[Task] Copy all lines below containing "table".

[Raw data]
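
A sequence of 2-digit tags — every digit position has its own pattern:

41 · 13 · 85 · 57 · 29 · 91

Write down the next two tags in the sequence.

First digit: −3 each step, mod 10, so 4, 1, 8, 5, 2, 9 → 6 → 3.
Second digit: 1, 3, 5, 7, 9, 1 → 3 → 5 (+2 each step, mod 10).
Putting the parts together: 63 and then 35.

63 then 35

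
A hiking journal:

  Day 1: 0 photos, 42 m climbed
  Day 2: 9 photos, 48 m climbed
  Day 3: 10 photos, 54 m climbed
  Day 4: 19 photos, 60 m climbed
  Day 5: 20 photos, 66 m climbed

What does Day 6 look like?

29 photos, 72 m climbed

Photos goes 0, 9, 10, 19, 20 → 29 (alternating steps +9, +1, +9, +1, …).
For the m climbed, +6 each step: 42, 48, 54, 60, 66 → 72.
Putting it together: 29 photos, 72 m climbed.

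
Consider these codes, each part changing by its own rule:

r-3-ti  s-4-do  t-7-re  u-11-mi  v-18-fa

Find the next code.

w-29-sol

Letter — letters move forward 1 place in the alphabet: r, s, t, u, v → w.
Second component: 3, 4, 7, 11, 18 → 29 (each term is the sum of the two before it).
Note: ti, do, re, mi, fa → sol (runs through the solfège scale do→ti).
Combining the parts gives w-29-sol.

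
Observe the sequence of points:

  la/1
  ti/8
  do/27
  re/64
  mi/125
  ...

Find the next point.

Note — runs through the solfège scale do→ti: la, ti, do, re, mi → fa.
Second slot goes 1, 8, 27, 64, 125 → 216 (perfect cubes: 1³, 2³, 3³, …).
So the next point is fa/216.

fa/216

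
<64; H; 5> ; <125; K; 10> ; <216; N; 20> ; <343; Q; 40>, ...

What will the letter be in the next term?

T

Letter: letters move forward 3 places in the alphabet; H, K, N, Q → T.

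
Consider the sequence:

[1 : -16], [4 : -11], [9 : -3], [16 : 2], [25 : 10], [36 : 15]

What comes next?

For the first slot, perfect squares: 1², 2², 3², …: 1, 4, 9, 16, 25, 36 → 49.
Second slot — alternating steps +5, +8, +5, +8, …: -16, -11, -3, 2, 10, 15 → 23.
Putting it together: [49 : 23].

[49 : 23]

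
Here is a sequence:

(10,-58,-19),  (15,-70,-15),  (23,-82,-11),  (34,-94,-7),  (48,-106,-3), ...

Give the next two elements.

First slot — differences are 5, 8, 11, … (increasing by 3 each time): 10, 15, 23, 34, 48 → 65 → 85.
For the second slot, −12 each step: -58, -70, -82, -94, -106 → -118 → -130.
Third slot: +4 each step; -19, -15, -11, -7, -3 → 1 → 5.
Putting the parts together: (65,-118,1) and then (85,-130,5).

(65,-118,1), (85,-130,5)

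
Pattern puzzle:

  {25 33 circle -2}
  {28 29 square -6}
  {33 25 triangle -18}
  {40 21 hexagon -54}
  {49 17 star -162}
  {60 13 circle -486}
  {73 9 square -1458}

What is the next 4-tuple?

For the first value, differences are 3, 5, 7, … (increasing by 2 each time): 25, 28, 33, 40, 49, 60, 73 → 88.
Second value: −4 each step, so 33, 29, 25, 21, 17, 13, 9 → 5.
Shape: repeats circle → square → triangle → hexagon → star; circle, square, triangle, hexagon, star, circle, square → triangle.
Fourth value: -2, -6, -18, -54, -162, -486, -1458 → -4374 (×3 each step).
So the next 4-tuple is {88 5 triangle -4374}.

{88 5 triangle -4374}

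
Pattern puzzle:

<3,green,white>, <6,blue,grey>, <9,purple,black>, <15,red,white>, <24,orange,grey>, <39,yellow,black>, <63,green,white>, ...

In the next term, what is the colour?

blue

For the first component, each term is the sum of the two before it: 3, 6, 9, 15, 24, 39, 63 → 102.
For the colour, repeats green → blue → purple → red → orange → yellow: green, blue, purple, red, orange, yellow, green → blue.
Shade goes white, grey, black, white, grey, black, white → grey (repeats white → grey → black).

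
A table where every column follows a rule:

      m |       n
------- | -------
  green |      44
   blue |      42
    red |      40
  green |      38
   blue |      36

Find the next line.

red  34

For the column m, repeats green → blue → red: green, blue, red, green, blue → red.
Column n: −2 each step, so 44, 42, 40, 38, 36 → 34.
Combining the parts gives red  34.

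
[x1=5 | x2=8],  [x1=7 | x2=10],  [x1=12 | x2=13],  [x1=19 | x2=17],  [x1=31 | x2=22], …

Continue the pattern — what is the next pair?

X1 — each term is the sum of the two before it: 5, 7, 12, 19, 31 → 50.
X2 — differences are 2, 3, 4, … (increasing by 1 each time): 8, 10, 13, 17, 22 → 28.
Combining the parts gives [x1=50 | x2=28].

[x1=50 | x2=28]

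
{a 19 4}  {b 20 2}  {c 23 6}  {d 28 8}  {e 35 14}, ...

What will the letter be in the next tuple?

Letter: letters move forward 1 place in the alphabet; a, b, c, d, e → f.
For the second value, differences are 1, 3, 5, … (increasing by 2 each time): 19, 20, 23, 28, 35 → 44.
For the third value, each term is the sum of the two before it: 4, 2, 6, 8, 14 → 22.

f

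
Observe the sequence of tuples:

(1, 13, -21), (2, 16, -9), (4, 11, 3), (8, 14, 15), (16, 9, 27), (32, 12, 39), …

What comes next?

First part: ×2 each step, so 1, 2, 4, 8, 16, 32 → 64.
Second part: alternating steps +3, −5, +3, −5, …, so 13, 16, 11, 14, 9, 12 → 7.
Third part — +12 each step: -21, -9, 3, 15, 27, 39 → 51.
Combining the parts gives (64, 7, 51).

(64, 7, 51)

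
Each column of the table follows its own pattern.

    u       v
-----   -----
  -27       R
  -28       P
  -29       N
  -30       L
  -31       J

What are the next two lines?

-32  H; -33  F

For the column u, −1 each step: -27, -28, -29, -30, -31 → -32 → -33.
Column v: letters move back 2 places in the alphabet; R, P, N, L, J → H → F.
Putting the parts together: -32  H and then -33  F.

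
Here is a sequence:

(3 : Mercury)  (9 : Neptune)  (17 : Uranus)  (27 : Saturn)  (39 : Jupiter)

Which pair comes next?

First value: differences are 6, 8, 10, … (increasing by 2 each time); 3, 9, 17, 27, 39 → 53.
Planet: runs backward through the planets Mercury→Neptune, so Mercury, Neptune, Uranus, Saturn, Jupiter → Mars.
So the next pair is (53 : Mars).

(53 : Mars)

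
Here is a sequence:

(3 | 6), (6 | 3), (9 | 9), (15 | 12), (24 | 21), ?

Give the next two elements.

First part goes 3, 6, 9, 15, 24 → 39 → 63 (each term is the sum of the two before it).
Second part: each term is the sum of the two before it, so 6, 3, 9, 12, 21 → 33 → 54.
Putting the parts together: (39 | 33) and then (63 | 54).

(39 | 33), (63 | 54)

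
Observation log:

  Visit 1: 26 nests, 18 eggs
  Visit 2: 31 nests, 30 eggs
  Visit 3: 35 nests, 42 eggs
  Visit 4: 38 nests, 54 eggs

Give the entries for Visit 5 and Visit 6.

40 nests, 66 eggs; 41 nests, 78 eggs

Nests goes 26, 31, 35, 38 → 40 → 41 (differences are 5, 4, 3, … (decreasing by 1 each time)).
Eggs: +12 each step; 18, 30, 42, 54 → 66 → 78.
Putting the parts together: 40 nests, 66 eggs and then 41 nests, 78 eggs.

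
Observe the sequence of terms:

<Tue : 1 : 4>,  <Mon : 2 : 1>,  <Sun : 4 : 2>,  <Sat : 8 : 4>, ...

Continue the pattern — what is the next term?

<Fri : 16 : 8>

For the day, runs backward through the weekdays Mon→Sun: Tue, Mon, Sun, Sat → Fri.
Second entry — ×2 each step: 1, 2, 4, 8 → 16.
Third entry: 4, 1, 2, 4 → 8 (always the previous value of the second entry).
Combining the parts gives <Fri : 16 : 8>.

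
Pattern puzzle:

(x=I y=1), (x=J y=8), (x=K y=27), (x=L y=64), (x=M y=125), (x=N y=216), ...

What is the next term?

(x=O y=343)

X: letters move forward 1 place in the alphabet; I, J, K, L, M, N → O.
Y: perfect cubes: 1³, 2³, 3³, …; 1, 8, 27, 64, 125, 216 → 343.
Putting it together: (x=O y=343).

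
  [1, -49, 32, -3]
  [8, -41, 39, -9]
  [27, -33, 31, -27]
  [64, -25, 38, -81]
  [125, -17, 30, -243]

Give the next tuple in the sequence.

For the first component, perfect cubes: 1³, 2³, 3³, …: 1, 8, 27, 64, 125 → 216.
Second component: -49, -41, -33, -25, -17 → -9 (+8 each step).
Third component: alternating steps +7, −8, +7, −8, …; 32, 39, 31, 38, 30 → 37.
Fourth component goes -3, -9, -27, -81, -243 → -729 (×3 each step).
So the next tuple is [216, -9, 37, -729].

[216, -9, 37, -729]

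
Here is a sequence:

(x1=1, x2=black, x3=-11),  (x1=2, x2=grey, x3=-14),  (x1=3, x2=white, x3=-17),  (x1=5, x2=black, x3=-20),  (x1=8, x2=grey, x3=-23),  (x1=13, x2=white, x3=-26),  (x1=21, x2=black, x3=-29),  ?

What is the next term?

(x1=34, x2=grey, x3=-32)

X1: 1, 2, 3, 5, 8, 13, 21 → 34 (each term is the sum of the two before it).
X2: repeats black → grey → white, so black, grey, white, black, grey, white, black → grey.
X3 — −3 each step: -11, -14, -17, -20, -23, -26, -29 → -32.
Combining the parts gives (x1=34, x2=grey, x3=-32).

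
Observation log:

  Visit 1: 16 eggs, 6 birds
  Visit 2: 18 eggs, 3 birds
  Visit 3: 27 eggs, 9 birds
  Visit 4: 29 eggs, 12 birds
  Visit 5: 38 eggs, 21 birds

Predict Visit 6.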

[Your response]
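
A table where every column follows a rule:
Each column of the table follows its own pattern.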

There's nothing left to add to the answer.